> _Work task_
Please transcribe the listing below with every word intact.

——

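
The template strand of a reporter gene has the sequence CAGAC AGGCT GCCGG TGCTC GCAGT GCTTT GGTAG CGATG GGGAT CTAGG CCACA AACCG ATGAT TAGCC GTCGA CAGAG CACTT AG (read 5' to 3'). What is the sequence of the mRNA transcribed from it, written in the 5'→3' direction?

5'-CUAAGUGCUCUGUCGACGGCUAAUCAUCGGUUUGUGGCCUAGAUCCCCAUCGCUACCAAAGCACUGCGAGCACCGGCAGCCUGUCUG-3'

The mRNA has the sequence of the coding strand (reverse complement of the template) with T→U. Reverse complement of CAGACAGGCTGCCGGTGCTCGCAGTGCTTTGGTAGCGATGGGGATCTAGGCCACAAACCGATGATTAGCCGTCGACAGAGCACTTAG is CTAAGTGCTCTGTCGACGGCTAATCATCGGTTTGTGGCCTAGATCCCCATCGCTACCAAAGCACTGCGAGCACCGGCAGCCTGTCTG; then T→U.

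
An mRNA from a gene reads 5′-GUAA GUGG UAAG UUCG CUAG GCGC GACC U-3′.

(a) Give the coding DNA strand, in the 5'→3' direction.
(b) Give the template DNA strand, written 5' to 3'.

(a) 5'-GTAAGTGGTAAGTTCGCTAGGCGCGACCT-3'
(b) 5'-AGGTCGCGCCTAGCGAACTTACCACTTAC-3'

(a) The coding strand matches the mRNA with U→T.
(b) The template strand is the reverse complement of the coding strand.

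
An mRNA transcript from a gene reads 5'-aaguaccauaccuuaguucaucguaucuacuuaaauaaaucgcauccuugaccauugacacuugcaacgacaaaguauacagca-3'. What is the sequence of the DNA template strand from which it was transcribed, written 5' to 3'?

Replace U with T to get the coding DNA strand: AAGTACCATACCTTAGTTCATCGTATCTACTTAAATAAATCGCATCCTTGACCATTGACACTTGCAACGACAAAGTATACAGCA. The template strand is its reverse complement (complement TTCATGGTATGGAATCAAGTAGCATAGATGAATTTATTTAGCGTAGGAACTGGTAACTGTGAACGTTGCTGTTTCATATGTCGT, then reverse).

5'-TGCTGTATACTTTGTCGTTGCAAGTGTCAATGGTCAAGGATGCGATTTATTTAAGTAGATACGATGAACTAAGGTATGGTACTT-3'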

——

> _Response to this task_
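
The template strand of a reporter gene has the sequence CAGAC AGGCT GCCGG TGCTC GCAGT GCTTT GGTAG CGATG GGGAT CTAGG CCACA AACCG ATGAT TAGCC GTCGA CAGAG CACTT AG (read 5' to 3'). What is the sequence of the mRNA transcribed from it, written in the 5'→3' direction?

5'-CUAAGUGCUCUGUCGACGGCUAAUCAUCGGUUUGUGGCCUAGAUCCCCAUCGCUACCAAAGCACUGCGAGCACCGGCAGCCUGUCUG-3'

The mRNA has the sequence of the coding strand (reverse complement of the template) with T→U. Reverse complement of CAGACAGGCTGCCGGTGCTCGCAGTGCTTTGGTAGCGATGGGGATCTAGGCCACAAACCGATGATTAGCCGTCGACAGAGCACTTAG is CTAAGTGCTCTGTCGACGGCTAATCATCGGTTTGTGGCCTAGATCCCCATCGCTACCAAAGCACTGCGAGCACCGGCAGCCTGTCTG; then T→U.

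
An mRNA from a gene reads 5′-GUAA GUGG UAAG UUCG CUAG GCGC GACC U-3′.

(a) Give the coding DNA strand, in the 5'→3' direction.
(b) Give the template DNA strand, written 5' to 3'.

(a) 5'-GTAAGTGGTAAGTTCGCTAGGCGCGACCT-3'
(b) 5'-AGGTCGCGCCTAGCGAACTTACCACTTAC-3'

(a) The coding strand matches the mRNA with U→T.
(b) The template strand is the reverse complement of the coding strand.

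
An mRNA transcript from a gene reads 5'-aaguaccauaccuuaguucaucguaucuacuuaaauaaaucgcauccuugaccauugacacuugcaacgacaaaguauacagca-3'. What is the sequence of the DNA template strand from which it was transcribed, written 5' to 3'?

Replace U with T to get the coding DNA strand: AAGTACCATACCTTAGTTCATCGTATCTACTTAAATAAATCGCATCCTTGACCATTGACACTTGCAACGACAAAGTATACAGCA. The template strand is its reverse complement (complement TTCATGGTATGGAATCAAGTAGCATAGATGAATTTATTTAGCGTAGGAACTGGTAACTGTGAACGTTGCTGTTTCATATGTCGT, then reverse).

5'-TGCTGTATACTTTGTCGTTGCAAGTGTCAATGGTCAAGGATGCGATTTATTTAAGTAGATACGATGAACTAAGGTATGGTACTT-3'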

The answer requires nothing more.